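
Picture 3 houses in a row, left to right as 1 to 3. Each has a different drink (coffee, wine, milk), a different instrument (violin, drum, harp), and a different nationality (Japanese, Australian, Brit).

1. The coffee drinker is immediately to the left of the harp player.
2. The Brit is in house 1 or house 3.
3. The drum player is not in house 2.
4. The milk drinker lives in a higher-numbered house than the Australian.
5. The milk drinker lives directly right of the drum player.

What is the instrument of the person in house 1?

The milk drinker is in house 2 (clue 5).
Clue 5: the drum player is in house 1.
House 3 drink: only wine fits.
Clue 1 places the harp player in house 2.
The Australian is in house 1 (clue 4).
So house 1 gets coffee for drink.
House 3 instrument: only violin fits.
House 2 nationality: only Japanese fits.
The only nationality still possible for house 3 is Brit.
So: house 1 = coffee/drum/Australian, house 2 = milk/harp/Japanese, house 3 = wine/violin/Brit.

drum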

...

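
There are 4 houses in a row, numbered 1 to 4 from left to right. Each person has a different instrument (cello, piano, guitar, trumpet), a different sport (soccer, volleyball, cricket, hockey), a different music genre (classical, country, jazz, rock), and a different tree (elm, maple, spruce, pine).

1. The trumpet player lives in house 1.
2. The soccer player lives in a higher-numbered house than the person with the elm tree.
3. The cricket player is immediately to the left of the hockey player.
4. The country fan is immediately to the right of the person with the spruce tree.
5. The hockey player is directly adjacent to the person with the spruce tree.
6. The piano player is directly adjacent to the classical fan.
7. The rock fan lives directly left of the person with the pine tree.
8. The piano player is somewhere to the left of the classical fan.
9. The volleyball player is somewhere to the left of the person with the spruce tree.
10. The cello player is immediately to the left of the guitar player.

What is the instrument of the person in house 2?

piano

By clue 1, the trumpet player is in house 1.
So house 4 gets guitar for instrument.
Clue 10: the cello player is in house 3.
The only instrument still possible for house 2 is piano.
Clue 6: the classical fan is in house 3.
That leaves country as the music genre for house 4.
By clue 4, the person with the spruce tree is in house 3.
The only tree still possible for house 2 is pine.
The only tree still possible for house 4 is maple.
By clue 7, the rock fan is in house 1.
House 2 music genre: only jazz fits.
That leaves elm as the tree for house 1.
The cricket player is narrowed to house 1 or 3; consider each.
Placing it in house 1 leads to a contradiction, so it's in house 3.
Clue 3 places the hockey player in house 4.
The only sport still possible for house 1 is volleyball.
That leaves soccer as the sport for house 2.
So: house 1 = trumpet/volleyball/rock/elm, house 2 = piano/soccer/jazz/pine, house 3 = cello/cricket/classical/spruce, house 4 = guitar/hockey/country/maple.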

● INSTRUCTIONS FOR THE TASK: Only lines containing the word "directly" matter here: count them in the entries and give the number, nothing else.

● TASK RESPONSE: 4